• GOAL OF THE EXERCISE: Reproduce the data that follows in its entirety, character for character.

(Saved data entries)
• • • • •
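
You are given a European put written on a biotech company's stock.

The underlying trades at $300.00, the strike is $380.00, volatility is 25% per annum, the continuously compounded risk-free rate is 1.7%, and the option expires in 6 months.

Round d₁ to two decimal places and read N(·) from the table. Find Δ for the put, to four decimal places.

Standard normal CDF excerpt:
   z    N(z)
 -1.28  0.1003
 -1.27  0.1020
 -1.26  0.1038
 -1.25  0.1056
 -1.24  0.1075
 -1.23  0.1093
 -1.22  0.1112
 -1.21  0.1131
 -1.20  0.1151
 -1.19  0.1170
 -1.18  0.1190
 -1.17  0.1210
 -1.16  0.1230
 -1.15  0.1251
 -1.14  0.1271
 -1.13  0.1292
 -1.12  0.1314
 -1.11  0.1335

T = 0.5;  σ√T = 0.1768
d₁ = [ln(300/380) + (0.017 + ½·0.25²)·0.5] / (σ√T) = (-0.2364 + 0.0241) / 0.1768 = -1.2007 → -1.20
N(d₁) = N(-1.20) = 0.1151
Δ_put = N(d₁) − 1 = 0.1151 − 1 = -0.8849

-0.8849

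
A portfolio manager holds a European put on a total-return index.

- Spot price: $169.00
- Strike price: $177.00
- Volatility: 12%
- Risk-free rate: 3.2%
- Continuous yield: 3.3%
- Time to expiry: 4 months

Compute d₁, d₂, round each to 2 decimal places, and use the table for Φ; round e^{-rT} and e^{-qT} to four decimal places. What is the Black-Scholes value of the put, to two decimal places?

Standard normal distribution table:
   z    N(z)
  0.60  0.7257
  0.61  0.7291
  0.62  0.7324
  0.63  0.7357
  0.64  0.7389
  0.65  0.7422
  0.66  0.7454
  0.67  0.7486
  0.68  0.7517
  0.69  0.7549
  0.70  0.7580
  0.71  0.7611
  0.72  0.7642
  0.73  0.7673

$9.77

T = 0.3333;  σ√T = 0.0693
d₁ = [ln(169/177) + (0.032 − 0.033 + ½·0.12²)·0.3333] / (σ√T) = (-0.0463 + 0.0021) / 0.0693 = -0.6377 ≈ -0.64
d₂ = -0.6377 − 0.0693 = -0.7070 ≈ -0.71
exp(−qT) = exp(−0.033·0.3333) = 0.9891;  exp(−rT) = exp(−0.032·0.3333) = 0.9894
N(−d₂) = N(0.71) = 0.7611;  N(−d₁) = N(0.64) = 0.7389
P = 177·0.9894·0.7611 − 169·0.9891·0.7389 = 133.2867 − 123.5130 = 9.7738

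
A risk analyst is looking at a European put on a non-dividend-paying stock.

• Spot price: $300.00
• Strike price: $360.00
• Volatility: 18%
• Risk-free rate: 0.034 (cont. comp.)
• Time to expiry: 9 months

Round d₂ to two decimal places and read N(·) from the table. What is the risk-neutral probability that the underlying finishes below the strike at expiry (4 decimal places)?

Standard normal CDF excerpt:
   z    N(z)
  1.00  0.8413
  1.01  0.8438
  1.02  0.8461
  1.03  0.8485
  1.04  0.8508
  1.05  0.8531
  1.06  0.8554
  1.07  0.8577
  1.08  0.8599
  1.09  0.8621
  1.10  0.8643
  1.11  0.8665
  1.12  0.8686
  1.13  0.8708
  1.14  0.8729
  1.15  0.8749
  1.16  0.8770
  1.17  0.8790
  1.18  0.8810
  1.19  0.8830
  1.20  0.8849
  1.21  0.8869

0.8599

σ√T = 0.18 × 0.8660 = 0.1559
ln(S/K) + (r + σ²/2)T = ln(300/360) + (0.034 + 0.18²/2)·0.75 = -0.1823 + 0.0377 = -0.1447
d₁ = -0.1447 / 0.1559 = -0.9281 ≈ -0.93
d₂ = d₁ − σ√T = -0.9281 − 0.1559 = -1.0840 ≈ -1.08
Pr(exercise) under Q = N(−d₂) = N(1.08) = 0.8599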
• • • • •
• RESULT:
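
You are given a European put written on a biotech company's stock.

The underlying trades at $300.00, the strike is $380.00, volatility is 25% per annum, the continuously compounded risk-free rate is 1.7%, and the option expires in 6 months.

Round d₁ to two decimal places and read N(·) from the table. Find Δ for the put, to four decimal places.

Standard normal CDF excerpt:
   z    N(z)
 -1.28  0.1003
 -1.27  0.1020
 -1.26  0.1038
 -1.25  0.1056
 -1.24  0.1075
 -1.23  0.1093
 -1.22  0.1112
 -1.21  0.1131
 -1.20  0.1151
 -1.19  0.1170
 -1.18  0.1190
 -1.17  0.1210
 -1.16  0.1230
 -1.15  0.1251
 -1.14  0.1271
 -1.13  0.1292
 -1.12  0.1314
 -1.11  0.1335

T = 0.5;  σ√T = 0.1768
d₁ = [ln(300/380) + (0.017 + ½·0.25²)·0.5] / (σ√T) = (-0.2364 + 0.0241) / 0.1768 = -1.2007 → -1.20
N(d₁) = N(-1.20) = 0.1151
Δ_put = N(d₁) − 1 = 0.1151 − 1 = -0.8849

-0.8849

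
A portfolio manager holds a European put on a total-return index.

- Spot price: $169.00
- Strike price: $177.00
- Volatility: 12%
- Risk-free rate: 3.2%
- Continuous yield: 3.3%
- Time to expiry: 4 months

Compute d₁, d₂, round each to 2 decimal places, and use the table for Φ; round e^{-rT} and e^{-qT} to four decimal places. What is the Black-Scholes value of the put, to two decimal places?

Standard normal distribution table:
   z    N(z)
  0.60  0.7257
  0.61  0.7291
  0.62  0.7324
  0.63  0.7357
  0.64  0.7389
  0.65  0.7422
  0.66  0.7454
  0.67  0.7486
  0.68  0.7517
  0.69  0.7549
  0.70  0.7580
  0.71  0.7611
  0.72  0.7642
  0.73  0.7673

$9.77

T = 0.3333;  σ√T = 0.0693
d₁ = [ln(169/177) + (0.032 − 0.033 + ½·0.12²)·0.3333] / (σ√T) = (-0.0463 + 0.0021) / 0.0693 = -0.6377 ≈ -0.64
d₂ = -0.6377 − 0.0693 = -0.7070 ≈ -0.71
exp(−qT) = exp(−0.033·0.3333) = 0.9891;  exp(−rT) = exp(−0.032·0.3333) = 0.9894
N(−d₂) = N(0.71) = 0.7611;  N(−d₁) = N(0.64) = 0.7389
P = 177·0.9894·0.7611 − 169·0.9891·0.7389 = 133.2867 − 123.5130 = 9.7738

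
A risk analyst is looking at a European put on a non-dividend-paying stock.

• Spot price: $300.00
• Strike price: $360.00
• Volatility: 18%
• Risk-free rate: 0.034 (cont. comp.)
• Time to expiry: 9 months

Round d₂ to two decimal places and read N(·) from the table. What is the risk-neutral probability that the underlying finishes below the strike at expiry (4 decimal places)?

Standard normal CDF excerpt:
   z    N(z)
  1.00  0.8413
  1.01  0.8438
  1.02  0.8461
  1.03  0.8485
  1.04  0.8508
  1.05  0.8531
  1.06  0.8554
  1.07  0.8577
  1.08  0.8599
  1.09  0.8621
  1.10  0.8643
  1.11  0.8665
  1.12  0.8686
  1.13  0.8708
  1.14  0.8729
  1.15  0.8749
  1.16  0.8770
  1.17  0.8790
  1.18  0.8810
  1.19  0.8830
  1.20  0.8849
  1.21  0.8869

0.8599

σ√T = 0.18 × 0.8660 = 0.1559
ln(S/K) + (r + σ²/2)T = ln(300/360) + (0.034 + 0.18²/2)·0.75 = -0.1823 + 0.0377 = -0.1447
d₁ = -0.1447 / 0.1559 = -0.9281 ≈ -0.93
d₂ = d₁ − σ√T = -0.9281 − 0.1559 = -1.0840 ≈ -1.08
Pr(exercise) under Q = N(−d₂) = N(1.08) = 0.8599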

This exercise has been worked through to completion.